▸ **What to work on**:
Go through the material and tally the lines containing the string "tomato". Give the total alone.

▸ **Material for the task**:
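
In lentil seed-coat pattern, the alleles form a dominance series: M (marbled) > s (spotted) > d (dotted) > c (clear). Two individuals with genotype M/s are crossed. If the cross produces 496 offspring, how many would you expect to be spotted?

Cross: M/s × M/s
Allele dominance: M > s > d > c
Offspring genotypes: 1 M/M, 2 M/s, 1 s/s
Phenotype counts: 3 marbled, 1 spotted
spotted: 1 out of 4 → fraction 1/4
Expected count = 1/4 × 496 = 124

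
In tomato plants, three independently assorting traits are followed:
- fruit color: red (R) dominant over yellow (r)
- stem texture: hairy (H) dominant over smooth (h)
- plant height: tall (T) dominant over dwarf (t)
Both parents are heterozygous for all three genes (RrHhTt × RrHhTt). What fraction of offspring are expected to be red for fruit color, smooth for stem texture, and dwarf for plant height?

Trihybrid cross: RrHhTt × RrHhTt
Each trait segregates independently with a 3:1 phenotypic ratio, so each gene contributes 3/4 (dominant) or 1/4 (recessive).
Target: red (fruit color), smooth (stem texture), dwarf (plant height)
Probability = product of independent per-trait probabilities
= 3/4 × 1/4 × 1/4 = 3/64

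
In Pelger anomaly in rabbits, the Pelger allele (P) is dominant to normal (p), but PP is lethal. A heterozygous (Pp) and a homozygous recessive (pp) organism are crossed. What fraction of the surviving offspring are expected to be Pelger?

Cross: Pp × pp
Punnett square offspring (before lethality): 2 Pp, 2 pp
No PP offspring are produced in this cross.
Pelger: 2 out of 4
Probability: 2/4 = 1/2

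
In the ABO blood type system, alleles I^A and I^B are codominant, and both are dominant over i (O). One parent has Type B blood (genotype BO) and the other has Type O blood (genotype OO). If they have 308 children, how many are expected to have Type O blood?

Cross: BO × OO
Possible offspring genotypes: 2 BO, 2 OO
Blood type counts: 2 Type B, 2 Type O
Probability of Type O: 2/4 = 1/2
Expected count = 1/2 × 308 = 154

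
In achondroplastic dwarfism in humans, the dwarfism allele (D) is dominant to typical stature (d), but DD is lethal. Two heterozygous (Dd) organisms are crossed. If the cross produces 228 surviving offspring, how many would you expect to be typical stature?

Cross: Dd × Dd
Punnett square offspring (before lethality): 1 DD, 2 Dd, 1 dd
The DD genotype is lethal (embryos die); surviving offspring: 2 Dd, 1 dd
typical stature: 1 out of 3 → fraction 1/3
Expected count = 1/3 × 228 = 76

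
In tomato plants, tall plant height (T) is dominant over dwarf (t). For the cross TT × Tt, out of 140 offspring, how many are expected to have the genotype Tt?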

▸ **Written response**:
2